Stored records
⟨
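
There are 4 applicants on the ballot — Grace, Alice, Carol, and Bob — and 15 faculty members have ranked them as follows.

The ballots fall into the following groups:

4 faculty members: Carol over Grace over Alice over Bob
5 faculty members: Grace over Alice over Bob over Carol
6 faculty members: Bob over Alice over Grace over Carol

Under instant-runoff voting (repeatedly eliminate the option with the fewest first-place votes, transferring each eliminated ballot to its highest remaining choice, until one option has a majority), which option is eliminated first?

Round 1: Bob 6, Grace 5, Carol 4, Alice 0. Alice has the fewest and is eliminated.
Round 2: Bob 6, Grace 5, Carol 4. Carol has the fewest and is eliminated.
Round 3: Grace 9, Bob 6. Grace has a majority.

Alice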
⟩
• _WHAT YOU HAVE TO DO_
Reproduce the records above exactly, starting with the line that contains "4 faculty members: Carol" and ending with the last line.

• _RESULT FOR THIS TASK_
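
4 faculty members: Carol over Grace over Alice over Bob
5 faculty members: Grace over Alice over Bob over Carol
6 faculty members: Bob over Alice over Grace over Carol

Under instant-runoff voting (repeatedly eliminate the option with the fewest first-place votes, transferring each eliminated ballot to its highest remaining choice, until one option has a majority), which option is eliminated first?

Round 1: Bob 6, Grace 5, Carol 4, Alice 0. Alice has the fewest and is eliminated.
Round 2: Bob 6, Grace 5, Carol 4. Carol has the fewest and is eliminated.
Round 3: Grace 9, Bob 6. Grace has a majority.

Alice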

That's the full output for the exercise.